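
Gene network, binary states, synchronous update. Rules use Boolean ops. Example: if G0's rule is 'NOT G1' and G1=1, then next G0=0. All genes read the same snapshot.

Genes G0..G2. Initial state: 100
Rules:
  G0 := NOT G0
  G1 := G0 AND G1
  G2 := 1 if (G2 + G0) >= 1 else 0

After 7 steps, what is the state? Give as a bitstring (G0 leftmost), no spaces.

Step 1: G0=NOT G0=NOT 1=0 G1=G0&G1=1&0=0 G2=(0+1>=1)=1 -> 001
Step 2: G0=NOT G0=NOT 0=1 G1=G0&G1=0&0=0 G2=(1+0>=1)=1 -> 101
Step 3: G0=NOT G0=NOT 1=0 G1=G0&G1=1&0=0 G2=(1+1>=1)=1 -> 001
Step 4: G0=NOT G0=NOT 0=1 G1=G0&G1=0&0=0 G2=(1+0>=1)=1 -> 101
Step 5: G0=NOT G0=NOT 1=0 G1=G0&G1=1&0=0 G2=(1+1>=1)=1 -> 001
Step 6: G0=NOT G0=NOT 0=1 G1=G0&G1=0&0=0 G2=(1+0>=1)=1 -> 101
Step 7: G0=NOT G0=NOT 1=0 G1=G0&G1=1&0=0 G2=(1+1>=1)=1 -> 001

001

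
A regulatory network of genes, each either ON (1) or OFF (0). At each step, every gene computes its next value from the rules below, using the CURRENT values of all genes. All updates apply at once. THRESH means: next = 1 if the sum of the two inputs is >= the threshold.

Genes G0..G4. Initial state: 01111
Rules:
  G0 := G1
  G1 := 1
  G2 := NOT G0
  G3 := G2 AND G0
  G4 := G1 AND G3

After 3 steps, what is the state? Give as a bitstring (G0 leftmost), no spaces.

Step 1: G0=G1=1 G1=1(const) G2=NOT G0=NOT 0=1 G3=G2&G0=1&0=0 G4=G1&G3=1&1=1 -> 11101
Step 2: G0=G1=1 G1=1(const) G2=NOT G0=NOT 1=0 G3=G2&G0=1&1=1 G4=G1&G3=1&0=0 -> 11010
Step 3: G0=G1=1 G1=1(const) G2=NOT G0=NOT 1=0 G3=G2&G0=0&1=0 G4=G1&G3=1&1=1 -> 11001

11001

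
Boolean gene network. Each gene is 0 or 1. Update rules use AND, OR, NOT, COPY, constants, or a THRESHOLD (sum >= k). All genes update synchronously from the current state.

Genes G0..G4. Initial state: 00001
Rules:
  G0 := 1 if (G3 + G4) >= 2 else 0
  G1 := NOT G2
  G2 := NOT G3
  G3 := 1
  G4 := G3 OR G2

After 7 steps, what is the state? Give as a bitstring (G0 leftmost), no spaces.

Step 1: G0=(0+1>=2)=0 G1=NOT G2=NOT 0=1 G2=NOT G3=NOT 0=1 G3=1(const) G4=G3|G2=0|0=0 -> 01110
Step 2: G0=(1+0>=2)=0 G1=NOT G2=NOT 1=0 G2=NOT G3=NOT 1=0 G3=1(const) G4=G3|G2=1|1=1 -> 00011
Step 3: G0=(1+1>=2)=1 G1=NOT G2=NOT 0=1 G2=NOT G3=NOT 1=0 G3=1(const) G4=G3|G2=1|0=1 -> 11011
Step 4: G0=(1+1>=2)=1 G1=NOT G2=NOT 0=1 G2=NOT G3=NOT 1=0 G3=1(const) G4=G3|G2=1|0=1 -> 11011
Step 5: G0=(1+1>=2)=1 G1=NOT G2=NOT 0=1 G2=NOT G3=NOT 1=0 G3=1(const) G4=G3|G2=1|0=1 -> 11011
Step 6: G0=(1+1>=2)=1 G1=NOT G2=NOT 0=1 G2=NOT G3=NOT 1=0 G3=1(const) G4=G3|G2=1|0=1 -> 11011
Step 7: G0=(1+1>=2)=1 G1=NOT G2=NOT 0=1 G2=NOT G3=NOT 1=0 G3=1(const) G4=G3|G2=1|0=1 -> 11011

11011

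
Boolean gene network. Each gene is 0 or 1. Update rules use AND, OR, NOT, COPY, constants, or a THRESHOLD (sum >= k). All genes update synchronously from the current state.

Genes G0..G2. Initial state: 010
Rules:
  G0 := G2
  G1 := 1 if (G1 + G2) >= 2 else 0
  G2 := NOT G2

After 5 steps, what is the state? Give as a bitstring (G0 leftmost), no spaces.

Step 1: G0=G2=0 G1=(1+0>=2)=0 G2=NOT G2=NOT 0=1 -> 001
Step 2: G0=G2=1 G1=(0+1>=2)=0 G2=NOT G2=NOT 1=0 -> 100
Step 3: G0=G2=0 G1=(0+0>=2)=0 G2=NOT G2=NOT 0=1 -> 001
Step 4: G0=G2=1 G1=(0+1>=2)=0 G2=NOT G2=NOT 1=0 -> 100
Step 5: G0=G2=0 G1=(0+0>=2)=0 G2=NOT G2=NOT 0=1 -> 001

001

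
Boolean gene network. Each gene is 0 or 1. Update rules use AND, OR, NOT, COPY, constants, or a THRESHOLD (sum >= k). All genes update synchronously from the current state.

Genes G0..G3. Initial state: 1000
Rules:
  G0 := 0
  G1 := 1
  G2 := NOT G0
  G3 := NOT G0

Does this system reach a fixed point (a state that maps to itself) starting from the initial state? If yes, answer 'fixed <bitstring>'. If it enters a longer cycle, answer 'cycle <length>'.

Answer: fixed 0111

Derivation:
Step 0: 1000
Step 1: G0=0(const) G1=1(const) G2=NOT G0=NOT 1=0 G3=NOT G0=NOT 1=0 -> 0100
Step 2: G0=0(const) G1=1(const) G2=NOT G0=NOT 0=1 G3=NOT G0=NOT 0=1 -> 0111
Step 3: G0=0(const) G1=1(const) G2=NOT G0=NOT 0=1 G3=NOT G0=NOT 0=1 -> 0111
Fixed point reached at step 2: 0111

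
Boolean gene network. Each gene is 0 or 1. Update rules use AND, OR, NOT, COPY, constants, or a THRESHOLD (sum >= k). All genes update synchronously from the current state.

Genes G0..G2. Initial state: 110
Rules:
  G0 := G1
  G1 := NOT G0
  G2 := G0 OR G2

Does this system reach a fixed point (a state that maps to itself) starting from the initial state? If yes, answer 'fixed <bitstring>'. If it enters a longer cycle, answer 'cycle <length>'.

Answer: cycle 4

Derivation:
Step 0: 110
Step 1: G0=G1=1 G1=NOT G0=NOT 1=0 G2=G0|G2=1|0=1 -> 101
Step 2: G0=G1=0 G1=NOT G0=NOT 1=0 G2=G0|G2=1|1=1 -> 001
Step 3: G0=G1=0 G1=NOT G0=NOT 0=1 G2=G0|G2=0|1=1 -> 011
Step 4: G0=G1=1 G1=NOT G0=NOT 0=1 G2=G0|G2=0|1=1 -> 111
Step 5: G0=G1=1 G1=NOT G0=NOT 1=0 G2=G0|G2=1|1=1 -> 101
Cycle of length 4 starting at step 1 -> no fixed point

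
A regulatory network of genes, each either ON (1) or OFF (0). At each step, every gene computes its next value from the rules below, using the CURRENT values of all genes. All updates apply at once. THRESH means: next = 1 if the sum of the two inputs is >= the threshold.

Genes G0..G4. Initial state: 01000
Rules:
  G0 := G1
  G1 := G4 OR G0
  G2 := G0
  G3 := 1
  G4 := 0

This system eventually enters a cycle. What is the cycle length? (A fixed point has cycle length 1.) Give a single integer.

Step 0: 01000
Step 1: G0=G1=1 G1=G4|G0=0|0=0 G2=G0=0 G3=1(const) G4=0(const) -> 10010
Step 2: G0=G1=0 G1=G4|G0=0|1=1 G2=G0=1 G3=1(const) G4=0(const) -> 01110
Step 3: G0=G1=1 G1=G4|G0=0|0=0 G2=G0=0 G3=1(const) G4=0(const) -> 10010
State from step 3 equals state from step 1 -> cycle length 2

Answer: 2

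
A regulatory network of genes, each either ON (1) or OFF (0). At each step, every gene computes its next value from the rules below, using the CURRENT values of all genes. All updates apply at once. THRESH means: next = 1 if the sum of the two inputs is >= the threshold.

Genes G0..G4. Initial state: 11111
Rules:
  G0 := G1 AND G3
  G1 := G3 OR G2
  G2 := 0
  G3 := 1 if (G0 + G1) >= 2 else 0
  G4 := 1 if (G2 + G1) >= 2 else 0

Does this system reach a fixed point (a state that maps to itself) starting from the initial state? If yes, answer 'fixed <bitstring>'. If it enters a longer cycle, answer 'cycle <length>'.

Answer: fixed 11010

Derivation:
Step 0: 11111
Step 1: G0=G1&G3=1&1=1 G1=G3|G2=1|1=1 G2=0(const) G3=(1+1>=2)=1 G4=(1+1>=2)=1 -> 11011
Step 2: G0=G1&G3=1&1=1 G1=G3|G2=1|0=1 G2=0(const) G3=(1+1>=2)=1 G4=(0+1>=2)=0 -> 11010
Step 3: G0=G1&G3=1&1=1 G1=G3|G2=1|0=1 G2=0(const) G3=(1+1>=2)=1 G4=(0+1>=2)=0 -> 11010
Fixed point reached at step 2: 11010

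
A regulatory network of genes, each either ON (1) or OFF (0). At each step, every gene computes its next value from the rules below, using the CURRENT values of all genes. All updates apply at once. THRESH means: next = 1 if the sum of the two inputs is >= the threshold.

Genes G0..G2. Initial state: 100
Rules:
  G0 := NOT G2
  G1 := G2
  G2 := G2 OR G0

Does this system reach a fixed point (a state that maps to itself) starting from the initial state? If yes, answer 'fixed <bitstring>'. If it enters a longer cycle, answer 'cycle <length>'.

Step 0: 100
Step 1: G0=NOT G2=NOT 0=1 G1=G2=0 G2=G2|G0=0|1=1 -> 101
Step 2: G0=NOT G2=NOT 1=0 G1=G2=1 G2=G2|G0=1|1=1 -> 011
Step 3: G0=NOT G2=NOT 1=0 G1=G2=1 G2=G2|G0=1|0=1 -> 011
Fixed point reached at step 2: 011

Answer: fixed 011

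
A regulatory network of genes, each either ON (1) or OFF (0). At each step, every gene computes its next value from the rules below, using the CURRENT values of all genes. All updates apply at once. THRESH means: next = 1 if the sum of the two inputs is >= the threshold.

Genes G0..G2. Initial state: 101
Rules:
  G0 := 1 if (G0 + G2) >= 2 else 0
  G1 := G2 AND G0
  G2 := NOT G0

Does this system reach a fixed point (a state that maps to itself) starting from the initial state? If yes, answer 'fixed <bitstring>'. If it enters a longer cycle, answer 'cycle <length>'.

Answer: fixed 001

Derivation:
Step 0: 101
Step 1: G0=(1+1>=2)=1 G1=G2&G0=1&1=1 G2=NOT G0=NOT 1=0 -> 110
Step 2: G0=(1+0>=2)=0 G1=G2&G0=0&1=0 G2=NOT G0=NOT 1=0 -> 000
Step 3: G0=(0+0>=2)=0 G1=G2&G0=0&0=0 G2=NOT G0=NOT 0=1 -> 001
Step 4: G0=(0+1>=2)=0 G1=G2&G0=1&0=0 G2=NOT G0=NOT 0=1 -> 001
Fixed point reached at step 3: 001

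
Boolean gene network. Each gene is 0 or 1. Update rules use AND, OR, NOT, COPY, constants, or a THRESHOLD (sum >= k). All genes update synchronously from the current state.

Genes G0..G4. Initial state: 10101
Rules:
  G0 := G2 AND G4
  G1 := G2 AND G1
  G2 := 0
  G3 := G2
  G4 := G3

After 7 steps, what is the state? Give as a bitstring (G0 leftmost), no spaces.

Step 1: G0=G2&G4=1&1=1 G1=G2&G1=1&0=0 G2=0(const) G3=G2=1 G4=G3=0 -> 10010
Step 2: G0=G2&G4=0&0=0 G1=G2&G1=0&0=0 G2=0(const) G3=G2=0 G4=G3=1 -> 00001
Step 3: G0=G2&G4=0&1=0 G1=G2&G1=0&0=0 G2=0(const) G3=G2=0 G4=G3=0 -> 00000
Step 4: G0=G2&G4=0&0=0 G1=G2&G1=0&0=0 G2=0(const) G3=G2=0 G4=G3=0 -> 00000
Step 5: G0=G2&G4=0&0=0 G1=G2&G1=0&0=0 G2=0(const) G3=G2=0 G4=G3=0 -> 00000
Step 6: G0=G2&G4=0&0=0 G1=G2&G1=0&0=0 G2=0(const) G3=G2=0 G4=G3=0 -> 00000
Step 7: G0=G2&G4=0&0=0 G1=G2&G1=0&0=0 G2=0(const) G3=G2=0 G4=G3=0 -> 00000

00000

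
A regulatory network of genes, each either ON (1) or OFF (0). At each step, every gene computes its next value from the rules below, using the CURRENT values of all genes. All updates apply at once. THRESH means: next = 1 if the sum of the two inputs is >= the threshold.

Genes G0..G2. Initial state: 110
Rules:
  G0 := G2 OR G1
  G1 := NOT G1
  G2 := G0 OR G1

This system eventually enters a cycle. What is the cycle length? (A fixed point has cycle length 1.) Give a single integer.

Answer: 2

Derivation:
Step 0: 110
Step 1: G0=G2|G1=0|1=1 G1=NOT G1=NOT 1=0 G2=G0|G1=1|1=1 -> 101
Step 2: G0=G2|G1=1|0=1 G1=NOT G1=NOT 0=1 G2=G0|G1=1|0=1 -> 111
Step 3: G0=G2|G1=1|1=1 G1=NOT G1=NOT 1=0 G2=G0|G1=1|1=1 -> 101
State from step 3 equals state from step 1 -> cycle length 2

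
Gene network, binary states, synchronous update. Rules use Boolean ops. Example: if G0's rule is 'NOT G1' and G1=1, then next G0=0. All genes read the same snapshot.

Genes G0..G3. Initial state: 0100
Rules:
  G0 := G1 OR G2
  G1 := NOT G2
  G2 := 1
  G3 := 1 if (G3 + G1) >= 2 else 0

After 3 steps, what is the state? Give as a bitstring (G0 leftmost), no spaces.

Step 1: G0=G1|G2=1|0=1 G1=NOT G2=NOT 0=1 G2=1(const) G3=(0+1>=2)=0 -> 1110
Step 2: G0=G1|G2=1|1=1 G1=NOT G2=NOT 1=0 G2=1(const) G3=(0+1>=2)=0 -> 1010
Step 3: G0=G1|G2=0|1=1 G1=NOT G2=NOT 1=0 G2=1(const) G3=(0+0>=2)=0 -> 1010

1010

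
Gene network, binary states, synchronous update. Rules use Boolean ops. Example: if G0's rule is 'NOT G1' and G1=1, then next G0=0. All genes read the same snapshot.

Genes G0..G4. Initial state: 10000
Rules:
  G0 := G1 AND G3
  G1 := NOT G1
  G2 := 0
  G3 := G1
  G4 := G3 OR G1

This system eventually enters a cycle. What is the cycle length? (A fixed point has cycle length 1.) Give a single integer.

Step 0: 10000
Step 1: G0=G1&G3=0&0=0 G1=NOT G1=NOT 0=1 G2=0(const) G3=G1=0 G4=G3|G1=0|0=0 -> 01000
Step 2: G0=G1&G3=1&0=0 G1=NOT G1=NOT 1=0 G2=0(const) G3=G1=1 G4=G3|G1=0|1=1 -> 00011
Step 3: G0=G1&G3=0&1=0 G1=NOT G1=NOT 0=1 G2=0(const) G3=G1=0 G4=G3|G1=1|0=1 -> 01001
Step 4: G0=G1&G3=1&0=0 G1=NOT G1=NOT 1=0 G2=0(const) G3=G1=1 G4=G3|G1=0|1=1 -> 00011
State from step 4 equals state from step 2 -> cycle length 2

Answer: 2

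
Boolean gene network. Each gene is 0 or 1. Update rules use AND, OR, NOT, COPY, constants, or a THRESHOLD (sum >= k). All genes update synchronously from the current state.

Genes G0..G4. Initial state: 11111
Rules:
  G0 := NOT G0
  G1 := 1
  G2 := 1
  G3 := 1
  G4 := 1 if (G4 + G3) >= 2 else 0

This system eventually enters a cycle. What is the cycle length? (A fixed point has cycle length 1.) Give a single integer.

Step 0: 11111
Step 1: G0=NOT G0=NOT 1=0 G1=1(const) G2=1(const) G3=1(const) G4=(1+1>=2)=1 -> 01111
Step 2: G0=NOT G0=NOT 0=1 G1=1(const) G2=1(const) G3=1(const) G4=(1+1>=2)=1 -> 11111
State from step 2 equals state from step 0 -> cycle length 2

Answer: 2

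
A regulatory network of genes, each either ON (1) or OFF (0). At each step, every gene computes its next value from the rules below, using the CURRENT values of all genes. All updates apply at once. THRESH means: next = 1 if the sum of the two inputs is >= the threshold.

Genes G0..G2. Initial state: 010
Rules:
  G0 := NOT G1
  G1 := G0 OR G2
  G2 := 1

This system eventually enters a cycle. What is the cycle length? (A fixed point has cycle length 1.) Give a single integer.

Answer: 1

Derivation:
Step 0: 010
Step 1: G0=NOT G1=NOT 1=0 G1=G0|G2=0|0=0 G2=1(const) -> 001
Step 2: G0=NOT G1=NOT 0=1 G1=G0|G2=0|1=1 G2=1(const) -> 111
Step 3: G0=NOT G1=NOT 1=0 G1=G0|G2=1|1=1 G2=1(const) -> 011
Step 4: G0=NOT G1=NOT 1=0 G1=G0|G2=0|1=1 G2=1(const) -> 011
State from step 4 equals state from step 3 -> cycle length 1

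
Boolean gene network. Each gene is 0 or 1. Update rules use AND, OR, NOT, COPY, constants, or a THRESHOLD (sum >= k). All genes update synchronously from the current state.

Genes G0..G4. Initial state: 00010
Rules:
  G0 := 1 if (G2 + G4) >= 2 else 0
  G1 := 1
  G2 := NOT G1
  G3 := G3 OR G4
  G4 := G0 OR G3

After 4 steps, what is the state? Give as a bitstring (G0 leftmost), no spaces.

Step 1: G0=(0+0>=2)=0 G1=1(const) G2=NOT G1=NOT 0=1 G3=G3|G4=1|0=1 G4=G0|G3=0|1=1 -> 01111
Step 2: G0=(1+1>=2)=1 G1=1(const) G2=NOT G1=NOT 1=0 G3=G3|G4=1|1=1 G4=G0|G3=0|1=1 -> 11011
Step 3: G0=(0+1>=2)=0 G1=1(const) G2=NOT G1=NOT 1=0 G3=G3|G4=1|1=1 G4=G0|G3=1|1=1 -> 01011
Step 4: G0=(0+1>=2)=0 G1=1(const) G2=NOT G1=NOT 1=0 G3=G3|G4=1|1=1 G4=G0|G3=0|1=1 -> 01011

01011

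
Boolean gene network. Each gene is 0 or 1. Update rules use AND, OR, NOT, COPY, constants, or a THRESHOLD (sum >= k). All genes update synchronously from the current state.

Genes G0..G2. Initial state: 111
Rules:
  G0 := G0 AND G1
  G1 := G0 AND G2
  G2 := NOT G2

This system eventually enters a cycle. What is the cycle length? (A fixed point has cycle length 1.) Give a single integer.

Answer: 2

Derivation:
Step 0: 111
Step 1: G0=G0&G1=1&1=1 G1=G0&G2=1&1=1 G2=NOT G2=NOT 1=0 -> 110
Step 2: G0=G0&G1=1&1=1 G1=G0&G2=1&0=0 G2=NOT G2=NOT 0=1 -> 101
Step 3: G0=G0&G1=1&0=0 G1=G0&G2=1&1=1 G2=NOT G2=NOT 1=0 -> 010
Step 4: G0=G0&G1=0&1=0 G1=G0&G2=0&0=0 G2=NOT G2=NOT 0=1 -> 001
Step 5: G0=G0&G1=0&0=0 G1=G0&G2=0&1=0 G2=NOT G2=NOT 1=0 -> 000
Step 6: G0=G0&G1=0&0=0 G1=G0&G2=0&0=0 G2=NOT G2=NOT 0=1 -> 001
State from step 6 equals state from step 4 -> cycle length 2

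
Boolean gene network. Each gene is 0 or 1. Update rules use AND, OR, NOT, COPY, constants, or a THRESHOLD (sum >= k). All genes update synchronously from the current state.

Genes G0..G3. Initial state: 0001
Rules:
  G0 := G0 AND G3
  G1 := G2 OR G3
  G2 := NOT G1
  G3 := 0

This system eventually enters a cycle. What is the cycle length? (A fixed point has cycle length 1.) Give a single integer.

Step 0: 0001
Step 1: G0=G0&G3=0&1=0 G1=G2|G3=0|1=1 G2=NOT G1=NOT 0=1 G3=0(const) -> 0110
Step 2: G0=G0&G3=0&0=0 G1=G2|G3=1|0=1 G2=NOT G1=NOT 1=0 G3=0(const) -> 0100
Step 3: G0=G0&G3=0&0=0 G1=G2|G3=0|0=0 G2=NOT G1=NOT 1=0 G3=0(const) -> 0000
Step 4: G0=G0&G3=0&0=0 G1=G2|G3=0|0=0 G2=NOT G1=NOT 0=1 G3=0(const) -> 0010
Step 5: G0=G0&G3=0&0=0 G1=G2|G3=1|0=1 G2=NOT G1=NOT 0=1 G3=0(const) -> 0110
State from step 5 equals state from step 1 -> cycle length 4

Answer: 4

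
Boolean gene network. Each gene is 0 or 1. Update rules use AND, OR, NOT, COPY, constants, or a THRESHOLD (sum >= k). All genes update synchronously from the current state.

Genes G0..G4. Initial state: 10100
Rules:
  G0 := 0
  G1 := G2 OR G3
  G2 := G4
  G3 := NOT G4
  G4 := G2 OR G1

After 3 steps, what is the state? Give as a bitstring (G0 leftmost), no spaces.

Step 1: G0=0(const) G1=G2|G3=1|0=1 G2=G4=0 G3=NOT G4=NOT 0=1 G4=G2|G1=1|0=1 -> 01011
Step 2: G0=0(const) G1=G2|G3=0|1=1 G2=G4=1 G3=NOT G4=NOT 1=0 G4=G2|G1=0|1=1 -> 01101
Step 3: G0=0(const) G1=G2|G3=1|0=1 G2=G4=1 G3=NOT G4=NOT 1=0 G4=G2|G1=1|1=1 -> 01101

01101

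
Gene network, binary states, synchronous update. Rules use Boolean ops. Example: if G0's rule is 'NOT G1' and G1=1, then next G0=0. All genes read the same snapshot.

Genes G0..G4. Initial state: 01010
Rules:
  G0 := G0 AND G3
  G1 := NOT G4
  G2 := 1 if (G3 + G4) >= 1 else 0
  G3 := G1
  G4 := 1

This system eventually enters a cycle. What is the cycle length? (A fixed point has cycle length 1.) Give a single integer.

Answer: 1

Derivation:
Step 0: 01010
Step 1: G0=G0&G3=0&1=0 G1=NOT G4=NOT 0=1 G2=(1+0>=1)=1 G3=G1=1 G4=1(const) -> 01111
Step 2: G0=G0&G3=0&1=0 G1=NOT G4=NOT 1=0 G2=(1+1>=1)=1 G3=G1=1 G4=1(const) -> 00111
Step 3: G0=G0&G3=0&1=0 G1=NOT G4=NOT 1=0 G2=(1+1>=1)=1 G3=G1=0 G4=1(const) -> 00101
Step 4: G0=G0&G3=0&0=0 G1=NOT G4=NOT 1=0 G2=(0+1>=1)=1 G3=G1=0 G4=1(const) -> 00101
State from step 4 equals state from step 3 -> cycle length 1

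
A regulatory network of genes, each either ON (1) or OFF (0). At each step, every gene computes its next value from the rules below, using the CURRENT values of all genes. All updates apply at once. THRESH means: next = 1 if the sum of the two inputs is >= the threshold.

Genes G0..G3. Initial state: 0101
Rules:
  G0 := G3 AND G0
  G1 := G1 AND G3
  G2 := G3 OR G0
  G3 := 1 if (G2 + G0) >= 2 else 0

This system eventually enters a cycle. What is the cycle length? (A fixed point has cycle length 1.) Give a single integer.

Answer: 1

Derivation:
Step 0: 0101
Step 1: G0=G3&G0=1&0=0 G1=G1&G3=1&1=1 G2=G3|G0=1|0=1 G3=(0+0>=2)=0 -> 0110
Step 2: G0=G3&G0=0&0=0 G1=G1&G3=1&0=0 G2=G3|G0=0|0=0 G3=(1+0>=2)=0 -> 0000
Step 3: G0=G3&G0=0&0=0 G1=G1&G3=0&0=0 G2=G3|G0=0|0=0 G3=(0+0>=2)=0 -> 0000
State from step 3 equals state from step 2 -> cycle length 1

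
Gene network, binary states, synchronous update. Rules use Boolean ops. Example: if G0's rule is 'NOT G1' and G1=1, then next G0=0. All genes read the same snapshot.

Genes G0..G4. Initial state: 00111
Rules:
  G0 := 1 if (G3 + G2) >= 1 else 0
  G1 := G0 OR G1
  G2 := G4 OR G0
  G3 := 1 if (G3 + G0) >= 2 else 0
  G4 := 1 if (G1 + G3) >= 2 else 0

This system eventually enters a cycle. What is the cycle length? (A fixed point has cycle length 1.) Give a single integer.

Step 0: 00111
Step 1: G0=(1+1>=1)=1 G1=G0|G1=0|0=0 G2=G4|G0=1|0=1 G3=(1+0>=2)=0 G4=(0+1>=2)=0 -> 10100
Step 2: G0=(0+1>=1)=1 G1=G0|G1=1|0=1 G2=G4|G0=0|1=1 G3=(0+1>=2)=0 G4=(0+0>=2)=0 -> 11100
Step 3: G0=(0+1>=1)=1 G1=G0|G1=1|1=1 G2=G4|G0=0|1=1 G3=(0+1>=2)=0 G4=(1+0>=2)=0 -> 11100
State from step 3 equals state from step 2 -> cycle length 1

Answer: 1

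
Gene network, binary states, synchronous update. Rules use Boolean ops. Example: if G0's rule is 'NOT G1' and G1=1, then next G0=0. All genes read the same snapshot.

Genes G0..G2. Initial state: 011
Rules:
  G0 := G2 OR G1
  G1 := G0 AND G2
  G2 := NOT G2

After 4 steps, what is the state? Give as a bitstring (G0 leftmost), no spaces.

Step 1: G0=G2|G1=1|1=1 G1=G0&G2=0&1=0 G2=NOT G2=NOT 1=0 -> 100
Step 2: G0=G2|G1=0|0=0 G1=G0&G2=1&0=0 G2=NOT G2=NOT 0=1 -> 001
Step 3: G0=G2|G1=1|0=1 G1=G0&G2=0&1=0 G2=NOT G2=NOT 1=0 -> 100
Step 4: G0=G2|G1=0|0=0 G1=G0&G2=1&0=0 G2=NOT G2=NOT 0=1 -> 001

001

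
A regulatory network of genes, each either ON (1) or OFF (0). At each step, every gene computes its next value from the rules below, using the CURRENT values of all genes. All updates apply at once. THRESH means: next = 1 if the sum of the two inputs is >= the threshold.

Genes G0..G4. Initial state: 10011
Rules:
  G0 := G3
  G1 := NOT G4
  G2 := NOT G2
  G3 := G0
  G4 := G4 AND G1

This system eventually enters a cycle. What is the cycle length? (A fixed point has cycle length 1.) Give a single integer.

Answer: 2

Derivation:
Step 0: 10011
Step 1: G0=G3=1 G1=NOT G4=NOT 1=0 G2=NOT G2=NOT 0=1 G3=G0=1 G4=G4&G1=1&0=0 -> 10110
Step 2: G0=G3=1 G1=NOT G4=NOT 0=1 G2=NOT G2=NOT 1=0 G3=G0=1 G4=G4&G1=0&0=0 -> 11010
Step 3: G0=G3=1 G1=NOT G4=NOT 0=1 G2=NOT G2=NOT 0=1 G3=G0=1 G4=G4&G1=0&1=0 -> 11110
Step 4: G0=G3=1 G1=NOT G4=NOT 0=1 G2=NOT G2=NOT 1=0 G3=G0=1 G4=G4&G1=0&1=0 -> 11010
State from step 4 equals state from step 2 -> cycle length 2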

________________________________________

- EXERCISE INSTRUCTIONS: Each line in the listing above from the one containing "G0 := 1 if (G3 + G2) >= 1 else 0" through the one containing "G4 := 1 if (G1 + G3) >= 2 else 0" should be repeated exactly, and no other line.

- ANSWER TO THIS EXERCISE:
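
  G0 := 1 if (G3 + G2) >= 1 else 0
  G1 := G0 OR G1
  G2 := G4 OR G0
  G3 := 1 if (G3 + G0) >= 2 else 0
  G4 := 1 if (G1 + G3) >= 2 else 0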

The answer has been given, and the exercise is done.